» **Work item**
Report each line of the data below in which "Answer" appears.

[Opening Dataset excerpts section]

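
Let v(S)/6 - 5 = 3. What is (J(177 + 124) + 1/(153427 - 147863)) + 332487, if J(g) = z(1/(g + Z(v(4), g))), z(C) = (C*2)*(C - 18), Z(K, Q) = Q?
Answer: 167607984626099/504103964 ≈ 3.3249e+5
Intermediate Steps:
v(S) = 48 (v(S) = 30 + 6*3 = 30 + 18 = 48)
z(C) = 2*C*(-18 + C) (z(C) = (2*C)*(-18 + C) = 2*C*(-18 + C))
J(g) = (-18 + 1/(2*g))/g (J(g) = 2*(-18 + 1/(g + g))/(g + g) = 2*(-18 + 1/(2*g))/((2*g)) = 2*(1/(2*g))*(-18 + 1/(2*g)) = (-18 + 1/(2*g))/g)
(J(177 + 124) + 1/(153427 - 147863)) + 332487 = ((1 - 36*(177 + 124))/(2*(177 + 124)²) + 1/(153427 - 147863)) + 332487 = ((½)*(1 - 36*301)/301² + 1/5564) + 332487 = ((½)*(1/90601)*(1 - 10836) + 1/5564) + 332487 = ((½)*(1/90601)*(-10835) + 1/5564) + 332487 = (-10835/181202 + 1/5564) + 332487 = -30052369/504103964 + 332487 = 167607984626099/504103964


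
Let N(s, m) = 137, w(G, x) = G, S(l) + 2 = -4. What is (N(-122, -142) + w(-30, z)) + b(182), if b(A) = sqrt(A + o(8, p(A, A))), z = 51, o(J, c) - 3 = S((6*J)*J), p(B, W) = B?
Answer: 107 + sqrt(179) ≈ 120.38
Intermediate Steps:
S(l) = -6 (S(l) = -2 - 4 = -6)
o(J, c) = -3 (o(J, c) = 3 - 6 = -3)
b(A) = sqrt(-3 + A) (b(A) = sqrt(A - 3) = sqrt(-3 + A))
(N(-122, -142) + w(-30, z)) + b(182) = (137 - 30) + sqrt(-3 + 182) = 107 + sqrt(179)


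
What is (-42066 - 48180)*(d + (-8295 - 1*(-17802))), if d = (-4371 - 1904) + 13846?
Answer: -1541221188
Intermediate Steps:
d = 7571 (d = -6275 + 13846 = 7571)
(-42066 - 48180)*(d + (-8295 - 1*(-17802))) = (-42066 - 48180)*(7571 + (-8295 - 1*(-17802))) = -90246*(7571 + (-8295 + 17802)) = -90246*(7571 + 9507) = -90246*17078 = -1541221188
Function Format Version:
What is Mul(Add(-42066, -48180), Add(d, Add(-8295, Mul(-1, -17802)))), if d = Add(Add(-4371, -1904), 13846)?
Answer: -1541221188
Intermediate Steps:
d = 7571 (d = Add(-6275, 13846) = 7571)
Mul(Add(-42066, -48180), Add(d, Add(-8295, Mul(-1, -17802)))) = Mul(Add(-42066, -48180), Add(7571, Add(-8295, Mul(-1, -17802)))) = Mul(-90246, Add(7571, Add(-8295, 17802))) = Mul(-90246, Add(7571, 9507)) = Mul(-90246, 17078) = -1541221188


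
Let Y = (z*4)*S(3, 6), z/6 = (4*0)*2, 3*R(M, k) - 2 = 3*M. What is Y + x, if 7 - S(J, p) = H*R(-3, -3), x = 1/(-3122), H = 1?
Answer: -1/3122 ≈ -0.00032031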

[Closing Dataset excerpts section]

» **Output for this exercise**
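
Answer: 167607984626099/504103964 ≈ 3.3249e+5
Answer: 107 + sqrt(179) ≈ 120.38
Answer: -1541221188
Answer: -1541221188
Answer: -1/3122 ≈ -0.00032031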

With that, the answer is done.